::: THE RECORDS

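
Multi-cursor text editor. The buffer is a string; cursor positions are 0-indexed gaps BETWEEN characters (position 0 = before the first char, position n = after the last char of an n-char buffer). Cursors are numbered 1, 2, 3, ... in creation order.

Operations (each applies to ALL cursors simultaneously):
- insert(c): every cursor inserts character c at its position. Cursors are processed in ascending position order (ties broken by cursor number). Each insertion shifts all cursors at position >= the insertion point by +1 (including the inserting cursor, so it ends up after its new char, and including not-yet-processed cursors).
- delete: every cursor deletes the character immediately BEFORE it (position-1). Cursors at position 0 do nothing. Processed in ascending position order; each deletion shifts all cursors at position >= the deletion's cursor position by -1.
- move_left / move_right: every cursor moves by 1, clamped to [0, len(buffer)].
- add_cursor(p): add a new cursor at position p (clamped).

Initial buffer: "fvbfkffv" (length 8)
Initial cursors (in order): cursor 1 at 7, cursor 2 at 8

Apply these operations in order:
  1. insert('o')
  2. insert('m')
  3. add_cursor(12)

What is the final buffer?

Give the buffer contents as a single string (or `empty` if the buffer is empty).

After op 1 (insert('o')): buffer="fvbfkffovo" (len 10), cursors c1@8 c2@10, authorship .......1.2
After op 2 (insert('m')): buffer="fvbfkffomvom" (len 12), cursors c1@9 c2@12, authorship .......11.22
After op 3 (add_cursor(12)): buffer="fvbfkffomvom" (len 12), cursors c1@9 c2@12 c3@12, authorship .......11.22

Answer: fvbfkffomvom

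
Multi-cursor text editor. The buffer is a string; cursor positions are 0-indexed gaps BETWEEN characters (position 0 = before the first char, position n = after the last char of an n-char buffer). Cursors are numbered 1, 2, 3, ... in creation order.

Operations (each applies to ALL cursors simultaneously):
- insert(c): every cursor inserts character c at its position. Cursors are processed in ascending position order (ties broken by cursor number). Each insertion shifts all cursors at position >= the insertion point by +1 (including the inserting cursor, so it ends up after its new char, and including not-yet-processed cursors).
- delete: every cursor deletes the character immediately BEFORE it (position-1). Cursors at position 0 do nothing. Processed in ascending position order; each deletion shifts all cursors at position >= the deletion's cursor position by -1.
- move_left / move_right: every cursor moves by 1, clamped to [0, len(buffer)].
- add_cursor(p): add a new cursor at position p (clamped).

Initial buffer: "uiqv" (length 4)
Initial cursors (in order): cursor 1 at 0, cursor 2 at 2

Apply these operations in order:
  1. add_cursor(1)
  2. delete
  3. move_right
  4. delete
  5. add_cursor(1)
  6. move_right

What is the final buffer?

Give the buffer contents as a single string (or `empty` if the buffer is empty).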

::::::
::: THE RECORDS

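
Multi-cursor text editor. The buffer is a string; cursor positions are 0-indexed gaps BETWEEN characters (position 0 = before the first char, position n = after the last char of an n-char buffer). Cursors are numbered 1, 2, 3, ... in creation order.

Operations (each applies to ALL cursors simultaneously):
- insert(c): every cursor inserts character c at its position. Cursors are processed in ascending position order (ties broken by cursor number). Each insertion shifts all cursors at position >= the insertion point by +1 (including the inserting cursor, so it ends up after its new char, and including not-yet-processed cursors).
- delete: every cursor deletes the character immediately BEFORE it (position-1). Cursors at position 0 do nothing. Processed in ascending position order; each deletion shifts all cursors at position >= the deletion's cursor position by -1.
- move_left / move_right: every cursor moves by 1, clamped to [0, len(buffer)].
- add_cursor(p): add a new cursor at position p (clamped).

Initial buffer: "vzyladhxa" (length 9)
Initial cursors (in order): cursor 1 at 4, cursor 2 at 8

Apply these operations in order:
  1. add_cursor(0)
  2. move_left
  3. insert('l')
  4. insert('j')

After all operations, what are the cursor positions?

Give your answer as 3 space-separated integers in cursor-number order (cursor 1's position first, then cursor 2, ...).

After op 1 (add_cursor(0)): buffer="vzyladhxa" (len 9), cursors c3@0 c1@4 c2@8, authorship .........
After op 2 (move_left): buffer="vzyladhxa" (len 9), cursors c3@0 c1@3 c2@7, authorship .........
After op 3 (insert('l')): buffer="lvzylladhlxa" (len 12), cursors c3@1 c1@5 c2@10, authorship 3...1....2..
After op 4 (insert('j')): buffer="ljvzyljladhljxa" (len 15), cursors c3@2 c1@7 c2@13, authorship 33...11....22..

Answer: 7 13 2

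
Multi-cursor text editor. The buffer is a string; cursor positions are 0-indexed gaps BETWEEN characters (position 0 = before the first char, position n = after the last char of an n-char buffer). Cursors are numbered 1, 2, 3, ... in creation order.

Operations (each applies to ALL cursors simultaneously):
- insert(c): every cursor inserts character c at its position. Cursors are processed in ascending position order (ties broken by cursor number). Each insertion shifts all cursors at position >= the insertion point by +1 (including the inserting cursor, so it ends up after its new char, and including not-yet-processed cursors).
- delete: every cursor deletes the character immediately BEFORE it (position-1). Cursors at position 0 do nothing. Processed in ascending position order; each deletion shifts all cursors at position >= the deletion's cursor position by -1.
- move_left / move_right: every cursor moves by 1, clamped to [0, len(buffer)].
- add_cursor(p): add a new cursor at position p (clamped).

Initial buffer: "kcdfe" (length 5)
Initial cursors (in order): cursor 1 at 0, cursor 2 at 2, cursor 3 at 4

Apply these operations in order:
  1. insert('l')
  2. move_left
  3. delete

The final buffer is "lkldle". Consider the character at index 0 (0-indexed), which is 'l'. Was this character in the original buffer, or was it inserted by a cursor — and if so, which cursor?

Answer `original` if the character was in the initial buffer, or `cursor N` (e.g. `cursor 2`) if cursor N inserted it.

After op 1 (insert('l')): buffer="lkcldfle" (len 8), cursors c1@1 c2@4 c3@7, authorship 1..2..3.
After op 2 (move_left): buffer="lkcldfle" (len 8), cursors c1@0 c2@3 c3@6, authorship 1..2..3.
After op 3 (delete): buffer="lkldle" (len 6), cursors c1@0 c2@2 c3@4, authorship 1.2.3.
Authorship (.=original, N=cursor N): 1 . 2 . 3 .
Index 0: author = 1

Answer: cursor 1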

::::::
::: THE RECORDS

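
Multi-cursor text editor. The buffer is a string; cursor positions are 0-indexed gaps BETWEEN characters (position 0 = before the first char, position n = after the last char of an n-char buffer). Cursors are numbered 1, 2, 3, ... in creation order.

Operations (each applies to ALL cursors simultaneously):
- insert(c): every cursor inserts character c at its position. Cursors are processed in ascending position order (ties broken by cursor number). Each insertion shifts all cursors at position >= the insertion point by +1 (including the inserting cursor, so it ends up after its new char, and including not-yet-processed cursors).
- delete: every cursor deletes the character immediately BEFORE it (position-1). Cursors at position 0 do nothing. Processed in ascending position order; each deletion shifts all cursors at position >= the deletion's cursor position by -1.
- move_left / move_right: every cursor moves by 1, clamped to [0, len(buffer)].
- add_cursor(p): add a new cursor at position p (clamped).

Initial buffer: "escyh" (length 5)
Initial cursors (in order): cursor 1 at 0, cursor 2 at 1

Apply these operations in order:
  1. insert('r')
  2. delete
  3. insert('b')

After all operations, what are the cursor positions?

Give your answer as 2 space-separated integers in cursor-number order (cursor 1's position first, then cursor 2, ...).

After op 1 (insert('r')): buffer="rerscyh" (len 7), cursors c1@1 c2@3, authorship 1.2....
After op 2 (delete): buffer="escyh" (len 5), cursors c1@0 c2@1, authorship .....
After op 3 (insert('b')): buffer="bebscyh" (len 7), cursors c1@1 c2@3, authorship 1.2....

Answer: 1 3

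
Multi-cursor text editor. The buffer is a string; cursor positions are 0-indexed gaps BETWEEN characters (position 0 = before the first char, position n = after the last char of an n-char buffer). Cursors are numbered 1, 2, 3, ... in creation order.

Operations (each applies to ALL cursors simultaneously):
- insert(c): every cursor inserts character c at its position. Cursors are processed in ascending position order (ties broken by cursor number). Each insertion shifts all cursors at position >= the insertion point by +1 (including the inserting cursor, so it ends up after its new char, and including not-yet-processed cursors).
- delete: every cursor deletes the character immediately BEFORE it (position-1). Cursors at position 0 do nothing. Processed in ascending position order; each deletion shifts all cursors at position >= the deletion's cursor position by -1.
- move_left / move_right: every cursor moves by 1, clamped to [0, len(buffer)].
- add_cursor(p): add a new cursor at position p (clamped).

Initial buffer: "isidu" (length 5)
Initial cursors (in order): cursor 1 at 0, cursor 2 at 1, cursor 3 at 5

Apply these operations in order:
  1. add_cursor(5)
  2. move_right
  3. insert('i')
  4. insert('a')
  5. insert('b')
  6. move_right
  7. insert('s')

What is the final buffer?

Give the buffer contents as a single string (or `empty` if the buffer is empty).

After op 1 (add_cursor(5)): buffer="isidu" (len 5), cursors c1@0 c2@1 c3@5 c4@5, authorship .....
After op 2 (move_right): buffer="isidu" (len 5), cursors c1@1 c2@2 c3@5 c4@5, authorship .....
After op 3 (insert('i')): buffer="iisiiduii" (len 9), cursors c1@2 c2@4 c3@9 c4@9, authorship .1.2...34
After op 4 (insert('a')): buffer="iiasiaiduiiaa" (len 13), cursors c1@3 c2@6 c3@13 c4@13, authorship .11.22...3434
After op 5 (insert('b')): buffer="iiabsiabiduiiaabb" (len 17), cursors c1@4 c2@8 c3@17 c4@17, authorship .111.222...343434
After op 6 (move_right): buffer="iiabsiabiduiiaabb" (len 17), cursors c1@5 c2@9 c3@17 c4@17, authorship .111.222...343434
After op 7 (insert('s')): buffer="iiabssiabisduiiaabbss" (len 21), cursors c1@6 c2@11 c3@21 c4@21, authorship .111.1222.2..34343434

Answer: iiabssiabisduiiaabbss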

::::::

§ PROBLEM REQUIREMENTS
Pull out all lines containing the word "length" from the entries above.

§ ANSWER SECTION
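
Initial buffer: "fvbfkffv" (length 8)
Initial buffer: "uiqv" (length 4)
Initial buffer: "vzyladhxa" (length 9)
Initial buffer: "kcdfe" (length 5)
Initial buffer: "escyh" (length 5)
Initial buffer: "isidu" (length 5)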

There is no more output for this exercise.